▶ **DIRECTIONS FOR THIS TASK**
Count up the lines in the following listing that hold the word "turbidity", then give only that count.

RECORDS SHOWN below:

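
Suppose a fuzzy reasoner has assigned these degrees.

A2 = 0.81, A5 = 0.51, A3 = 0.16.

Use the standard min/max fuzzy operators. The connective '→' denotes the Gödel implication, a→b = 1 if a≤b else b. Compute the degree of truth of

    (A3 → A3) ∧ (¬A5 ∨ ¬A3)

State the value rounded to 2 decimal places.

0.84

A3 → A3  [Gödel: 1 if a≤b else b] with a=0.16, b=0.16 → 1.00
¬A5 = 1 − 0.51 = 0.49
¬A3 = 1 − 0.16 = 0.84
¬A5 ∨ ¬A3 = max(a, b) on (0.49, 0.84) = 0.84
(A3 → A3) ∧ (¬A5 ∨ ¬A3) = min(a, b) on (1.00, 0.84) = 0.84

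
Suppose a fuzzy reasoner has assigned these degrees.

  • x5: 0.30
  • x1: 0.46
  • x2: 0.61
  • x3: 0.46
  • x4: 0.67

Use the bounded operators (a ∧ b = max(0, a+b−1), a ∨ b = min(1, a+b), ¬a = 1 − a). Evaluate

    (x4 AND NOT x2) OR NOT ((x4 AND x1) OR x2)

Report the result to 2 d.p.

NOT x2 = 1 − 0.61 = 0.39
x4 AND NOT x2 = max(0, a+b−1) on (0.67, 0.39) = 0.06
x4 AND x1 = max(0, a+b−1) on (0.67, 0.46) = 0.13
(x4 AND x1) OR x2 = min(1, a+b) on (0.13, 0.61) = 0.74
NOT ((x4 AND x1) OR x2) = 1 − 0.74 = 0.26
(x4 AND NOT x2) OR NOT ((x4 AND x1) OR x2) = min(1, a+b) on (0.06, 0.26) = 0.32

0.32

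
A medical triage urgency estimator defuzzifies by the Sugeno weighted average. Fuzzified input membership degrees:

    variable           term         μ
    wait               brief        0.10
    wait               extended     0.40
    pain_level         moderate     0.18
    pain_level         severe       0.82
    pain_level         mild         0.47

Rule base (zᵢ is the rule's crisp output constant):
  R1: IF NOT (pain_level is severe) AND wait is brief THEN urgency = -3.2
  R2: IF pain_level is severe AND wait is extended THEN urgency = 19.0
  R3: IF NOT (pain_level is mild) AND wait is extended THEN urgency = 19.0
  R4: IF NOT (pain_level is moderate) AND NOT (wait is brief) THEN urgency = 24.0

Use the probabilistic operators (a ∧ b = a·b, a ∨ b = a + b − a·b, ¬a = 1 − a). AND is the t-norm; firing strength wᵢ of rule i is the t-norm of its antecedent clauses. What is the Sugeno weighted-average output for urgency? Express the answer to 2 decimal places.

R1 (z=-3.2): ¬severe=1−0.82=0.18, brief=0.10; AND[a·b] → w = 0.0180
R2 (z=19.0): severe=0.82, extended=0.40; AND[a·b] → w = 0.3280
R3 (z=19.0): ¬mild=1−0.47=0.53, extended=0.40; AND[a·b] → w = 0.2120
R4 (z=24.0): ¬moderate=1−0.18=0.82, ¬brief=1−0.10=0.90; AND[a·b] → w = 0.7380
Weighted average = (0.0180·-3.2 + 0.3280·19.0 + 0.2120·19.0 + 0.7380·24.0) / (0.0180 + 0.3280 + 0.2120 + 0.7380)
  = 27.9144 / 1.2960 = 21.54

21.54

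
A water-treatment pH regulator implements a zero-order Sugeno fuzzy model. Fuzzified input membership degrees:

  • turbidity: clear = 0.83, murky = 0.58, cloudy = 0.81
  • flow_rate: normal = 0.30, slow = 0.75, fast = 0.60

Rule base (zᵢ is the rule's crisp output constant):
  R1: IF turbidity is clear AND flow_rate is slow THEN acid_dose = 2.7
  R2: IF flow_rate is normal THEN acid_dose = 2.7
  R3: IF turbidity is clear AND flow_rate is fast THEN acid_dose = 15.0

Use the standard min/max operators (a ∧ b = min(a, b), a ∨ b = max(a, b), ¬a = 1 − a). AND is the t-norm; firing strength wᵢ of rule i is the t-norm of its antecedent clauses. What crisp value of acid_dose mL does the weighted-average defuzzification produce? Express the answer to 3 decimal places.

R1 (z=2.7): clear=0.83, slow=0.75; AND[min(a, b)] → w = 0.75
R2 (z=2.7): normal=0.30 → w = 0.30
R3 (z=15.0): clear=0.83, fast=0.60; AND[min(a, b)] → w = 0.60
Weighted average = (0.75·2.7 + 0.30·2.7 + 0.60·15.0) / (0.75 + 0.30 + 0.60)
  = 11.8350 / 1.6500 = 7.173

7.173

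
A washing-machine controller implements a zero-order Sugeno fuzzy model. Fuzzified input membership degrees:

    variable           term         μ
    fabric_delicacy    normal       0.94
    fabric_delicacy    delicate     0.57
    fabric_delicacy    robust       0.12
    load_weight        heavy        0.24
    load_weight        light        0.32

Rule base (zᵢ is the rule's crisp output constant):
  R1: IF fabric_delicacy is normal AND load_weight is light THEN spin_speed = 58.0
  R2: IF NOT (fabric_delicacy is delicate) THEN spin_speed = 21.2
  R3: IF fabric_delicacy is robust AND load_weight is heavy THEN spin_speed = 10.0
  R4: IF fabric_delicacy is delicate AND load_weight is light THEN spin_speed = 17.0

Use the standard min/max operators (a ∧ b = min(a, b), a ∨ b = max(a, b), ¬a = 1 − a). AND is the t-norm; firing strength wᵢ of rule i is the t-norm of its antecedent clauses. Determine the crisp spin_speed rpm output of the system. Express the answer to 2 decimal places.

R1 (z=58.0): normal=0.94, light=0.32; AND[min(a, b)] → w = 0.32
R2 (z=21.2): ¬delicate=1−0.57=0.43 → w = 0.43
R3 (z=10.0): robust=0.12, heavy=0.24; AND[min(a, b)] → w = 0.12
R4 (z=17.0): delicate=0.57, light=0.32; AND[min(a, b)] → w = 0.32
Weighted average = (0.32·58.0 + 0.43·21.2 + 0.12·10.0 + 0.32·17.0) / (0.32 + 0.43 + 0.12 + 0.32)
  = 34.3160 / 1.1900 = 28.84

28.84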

End of RECORDS SHOWN.

▶ **SOLUTION FOR THIS PROBLEM**
3